**How to complete this task**.
Return the tail of the records exactly, starting from the line containing "(mist || !right) &&" and ending with the final line.
═════ Exercise material ═════
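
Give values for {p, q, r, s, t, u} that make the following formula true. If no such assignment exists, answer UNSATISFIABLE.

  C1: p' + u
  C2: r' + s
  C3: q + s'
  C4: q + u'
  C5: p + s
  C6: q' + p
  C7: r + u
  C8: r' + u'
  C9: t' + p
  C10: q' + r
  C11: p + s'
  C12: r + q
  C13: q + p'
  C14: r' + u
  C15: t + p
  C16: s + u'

UNSATISFIABLE

Case p = 0:
From the singleton clause (s), s = 1.
Now (s') is unsatisfied and unit — conflict.
Backtrack on p: now try p = 1.
From the singleton clause (u), u = 1.
From the singleton clause (q), q = 1.
From the singleton clause (r'), r = 0.
Now (r) is unsatisfied and unit — conflict.
Either choice for p ends in contradiction.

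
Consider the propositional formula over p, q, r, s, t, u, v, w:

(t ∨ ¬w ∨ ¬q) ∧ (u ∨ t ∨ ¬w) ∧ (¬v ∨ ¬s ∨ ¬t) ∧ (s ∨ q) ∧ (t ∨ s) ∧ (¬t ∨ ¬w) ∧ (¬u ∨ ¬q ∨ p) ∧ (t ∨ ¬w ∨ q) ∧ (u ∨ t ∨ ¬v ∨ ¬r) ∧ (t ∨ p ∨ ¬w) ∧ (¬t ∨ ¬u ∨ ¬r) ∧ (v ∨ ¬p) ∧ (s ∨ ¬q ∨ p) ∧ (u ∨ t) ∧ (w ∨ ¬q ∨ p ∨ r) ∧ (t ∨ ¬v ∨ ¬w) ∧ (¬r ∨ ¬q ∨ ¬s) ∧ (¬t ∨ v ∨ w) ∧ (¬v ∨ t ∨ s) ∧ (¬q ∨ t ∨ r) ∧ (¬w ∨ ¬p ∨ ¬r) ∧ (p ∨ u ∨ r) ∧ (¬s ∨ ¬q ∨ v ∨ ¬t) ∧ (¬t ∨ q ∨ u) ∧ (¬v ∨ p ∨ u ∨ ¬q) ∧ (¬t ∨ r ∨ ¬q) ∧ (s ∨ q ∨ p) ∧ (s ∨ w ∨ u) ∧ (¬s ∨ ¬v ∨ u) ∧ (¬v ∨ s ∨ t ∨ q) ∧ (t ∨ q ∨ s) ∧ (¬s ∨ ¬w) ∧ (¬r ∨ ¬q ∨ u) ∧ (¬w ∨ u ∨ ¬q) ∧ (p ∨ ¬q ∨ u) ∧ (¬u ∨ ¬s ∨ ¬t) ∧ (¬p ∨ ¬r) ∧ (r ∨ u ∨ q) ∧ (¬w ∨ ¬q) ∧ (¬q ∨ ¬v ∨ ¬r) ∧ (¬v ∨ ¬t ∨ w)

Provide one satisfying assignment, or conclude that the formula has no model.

Branch on s: set s = True.
Unit clause (¬w) forces w = False.
Branch on v: set v = False.
Unit clause (¬p) forces p = False.
Unit clause (¬t) forces t = False.
Unit clause (u) forces u = True.
Unit clause (¬q) forces q = False.
Every clause is now satisfied; r is unconstrained.

p: False,  q: False,  r: False,  s: True,  t: False,  u: True,  v: False,  w: False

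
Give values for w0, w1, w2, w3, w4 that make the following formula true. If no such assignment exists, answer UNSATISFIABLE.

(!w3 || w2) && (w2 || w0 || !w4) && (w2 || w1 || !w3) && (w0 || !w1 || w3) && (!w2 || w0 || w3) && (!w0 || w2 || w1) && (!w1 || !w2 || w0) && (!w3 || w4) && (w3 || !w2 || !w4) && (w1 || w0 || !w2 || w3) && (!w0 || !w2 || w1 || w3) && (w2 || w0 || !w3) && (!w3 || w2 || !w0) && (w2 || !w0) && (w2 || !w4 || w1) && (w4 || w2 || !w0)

Suppose w3 = false.
Suppose w0 = false.
The clause (!w1) is unit, so w1 = false.
The clause (!w2) is unit, so w2 = false.
The clause (!w4) is unit, so w4 = false.
All clauses are satisfied.

w0 ↦ false; w1 ↦ false; w2 ↦ false; w3 ↦ false; w4 ↦ false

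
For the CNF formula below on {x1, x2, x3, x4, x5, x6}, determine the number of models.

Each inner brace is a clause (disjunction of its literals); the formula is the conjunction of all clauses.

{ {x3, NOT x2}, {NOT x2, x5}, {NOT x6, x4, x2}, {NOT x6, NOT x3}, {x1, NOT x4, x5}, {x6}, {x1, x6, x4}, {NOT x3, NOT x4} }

There are 2^6 = 64 truth assignments over (x1, x2, x3, x4, x5, x6).
Split on x4. With x4 = true, the clauses containing x4 are satisfied and NOT x4 drops from the rest; 3 of the 2^5 = 32 assignments to the other variables satisfy what remains.
With x4 = false, by the same count on the reduced clause set, 0 assignments work.
Total: 3 + 0 = 3.

3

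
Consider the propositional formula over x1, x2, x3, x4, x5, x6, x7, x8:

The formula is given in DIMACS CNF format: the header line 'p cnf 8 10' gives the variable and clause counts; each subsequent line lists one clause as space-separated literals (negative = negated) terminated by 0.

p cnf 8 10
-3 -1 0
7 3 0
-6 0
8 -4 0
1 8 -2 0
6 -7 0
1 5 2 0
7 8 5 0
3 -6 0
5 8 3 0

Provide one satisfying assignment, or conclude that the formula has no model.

(¬x6) alone gives x6 = False.
(¬x7) alone gives x7 = False.
(x3) alone gives x3 = True.
(¬x1) alone gives x1 = False.
Case x8 = True:
Case x5 = True:
All clauses hold; x2, x4 can take either value.

x1=False; x2=True; x3=True; x4=True; x5=True; x6=False; x7=False; x8=True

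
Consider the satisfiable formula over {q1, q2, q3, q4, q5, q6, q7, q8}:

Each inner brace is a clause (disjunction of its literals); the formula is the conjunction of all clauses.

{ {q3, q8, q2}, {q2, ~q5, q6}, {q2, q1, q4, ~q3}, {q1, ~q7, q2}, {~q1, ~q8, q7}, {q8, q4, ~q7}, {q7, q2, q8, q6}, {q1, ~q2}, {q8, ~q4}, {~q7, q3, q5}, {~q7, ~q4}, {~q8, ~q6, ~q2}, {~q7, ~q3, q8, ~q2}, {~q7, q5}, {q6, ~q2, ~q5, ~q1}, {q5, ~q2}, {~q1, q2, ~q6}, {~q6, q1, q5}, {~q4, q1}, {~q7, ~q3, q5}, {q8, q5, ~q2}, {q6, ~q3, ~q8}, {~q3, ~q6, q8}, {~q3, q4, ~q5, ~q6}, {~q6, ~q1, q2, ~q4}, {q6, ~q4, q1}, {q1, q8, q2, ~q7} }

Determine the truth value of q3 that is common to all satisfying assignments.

Suppose q3 = 1.
Try q1 = 1.
Try q8 = 0.
From the singleton clause (~q4), q4 = 0.
From the singleton clause (~q7), q7 = 0.
From the singleton clause (~q6), q6 = 0.
From the singleton clause (q2), q2 = 1.
From the singleton clause (~q5), q5 = 0.
That conflicts with the unit clause (q5).
That branch fails; take q8 = 1 instead.
From the singleton clause (q7), q7 = 1.
From the singleton clause (~q4), q4 = 0.
From the singleton clause (q5), q5 = 1.
From the singleton clause (q6), q6 = 1.
That conflicts with the unit clause (~q6).
Either choice for q8 ends in contradiction.
That branch fails; take q1 = 0 instead.
From the singleton clause (~q2), q2 = 0.
From the singleton clause (q4), q4 = 1.
That conflicts with the unit clause (~q4).
Either choice for q1 ends in contradiction.
So every satisfying assignment has q3 = False.

False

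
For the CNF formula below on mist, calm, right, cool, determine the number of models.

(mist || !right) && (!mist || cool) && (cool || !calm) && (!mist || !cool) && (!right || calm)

3

There are 2^4 = 16 truth assignments over (mist, calm, right, cool).
Check each against the 5 clauses (columns in the order mist, calm, right, cool):
  F F F F  ✓ satisfies all
  F F F T  ✓ satisfies all
  F F T F  ✗ fails (mist || !right)
  F F T T  ✗ fails (mist || !right)
  F T F F  ✗ fails (cool || !calm)
  F T F T  ✓ satisfies all
  F T T F  ✗ fails (mist || !right)
  F T T T  ✗ fails (mist || !right)
  T F F F  ✗ fails (!mist || cool)
  T F F T  ✗ fails (!mist || !cool)
  T F T F  ✗ fails (!mist || cool)
  T F T T  ✗ fails (!mist || !cool)
  T T F F  ✗ fails (!mist || cool)
  T T F T  ✗ fails (!mist || !cool)
  T T T F  ✗ fails (!mist || cool)
  T T T T  ✗ fails (!mist || !cool)
3 of the 16 rows are models.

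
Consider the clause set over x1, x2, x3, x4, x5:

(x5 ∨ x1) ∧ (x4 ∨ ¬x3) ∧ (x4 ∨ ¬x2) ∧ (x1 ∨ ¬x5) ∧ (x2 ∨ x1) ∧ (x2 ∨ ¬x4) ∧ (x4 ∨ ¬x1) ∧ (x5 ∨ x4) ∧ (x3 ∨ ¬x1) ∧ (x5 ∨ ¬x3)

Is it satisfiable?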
═════
**Problem solution**.
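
(mist || !right) && (!mist || cool) && (cool || !calm) && (!mist || !cool) && (!right || calm)

3

There are 2^4 = 16 truth assignments over (mist, calm, right, cool).
Check each against the 5 clauses (columns in the order mist, calm, right, cool):
  F F F F  ✓ satisfies all
  F F F T  ✓ satisfies all
  F F T F  ✗ fails (mist || !right)
  F F T T  ✗ fails (mist || !right)
  F T F F  ✗ fails (cool || !calm)
  F T F T  ✓ satisfies all
  F T T F  ✗ fails (mist || !right)
  F T T T  ✗ fails (mist || !right)
  T F F F  ✗ fails (!mist || cool)
  T F F T  ✗ fails (!mist || !cool)
  T F T F  ✗ fails (!mist || cool)
  T F T T  ✗ fails (!mist || !cool)
  T T F F  ✗ fails (!mist || cool)
  T T F T  ✗ fails (!mist || !cool)
  T T T F  ✗ fails (!mist || cool)
  T T T T  ✗ fails (!mist || !cool)
3 of the 16 rows are models.

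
Consider the clause set over x1, x2, x3, x4, x5:

(x5 ∨ x1) ∧ (x4 ∨ ¬x3) ∧ (x4 ∨ ¬x2) ∧ (x1 ∨ ¬x5) ∧ (x2 ∨ x1) ∧ (x2 ∨ ¬x4) ∧ (x4 ∨ ¬x1) ∧ (x5 ∨ x4) ∧ (x3 ∨ ¬x1) ∧ (x5 ∨ ¬x3)

Is it satisfiable?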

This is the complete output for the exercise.